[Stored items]
__________
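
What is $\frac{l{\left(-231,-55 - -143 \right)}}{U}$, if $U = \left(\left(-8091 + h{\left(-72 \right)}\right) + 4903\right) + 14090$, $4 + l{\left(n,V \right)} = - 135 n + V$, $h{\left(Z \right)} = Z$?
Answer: $\frac{10423}{3610} \approx 2.8873$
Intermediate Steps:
$l{\left(n,V \right)} = -4 + V - 135 n$ ($l{\left(n,V \right)} = -4 + \left(- 135 n + V\right) = -4 + \left(V - 135 n\right) = -4 + V - 135 n$)
$U = 10830$ ($U = \left(\left(-8091 - 72\right) + 4903\right) + 14090 = \left(-8163 + 4903\right) + 14090 = -3260 + 14090 = 10830$)
$\frac{l{\left(-231,-55 - -143 \right)}}{U} = \frac{-4 - -88 - -31185}{10830} = \left(-4 + \left(-55 + 143\right) + 31185\right) \frac{1}{10830} = \left(-4 + 88 + 31185\right) \frac{1}{10830} = 31269 \cdot \frac{1}{10830} = \frac{10423}{3610}$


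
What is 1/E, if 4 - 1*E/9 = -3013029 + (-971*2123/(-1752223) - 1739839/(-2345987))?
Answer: 373699307191/10133708650690002435 ≈ 3.6877e-8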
__________
| WHAT YOU ARE ASKED TO DO |
Copy out exactly the lines between the line with "What is 1/E, if" and the last line of the entries, counting both of those lines.

| SOLUTION TO THIS TASK |
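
What is 1/E, if 4 - 1*E/9 = -3013029 + (-971*2123/(-1752223) - 1739839/(-2345987))?
Answer: 373699307191/10133708650690002435 ≈ 3.6877e-8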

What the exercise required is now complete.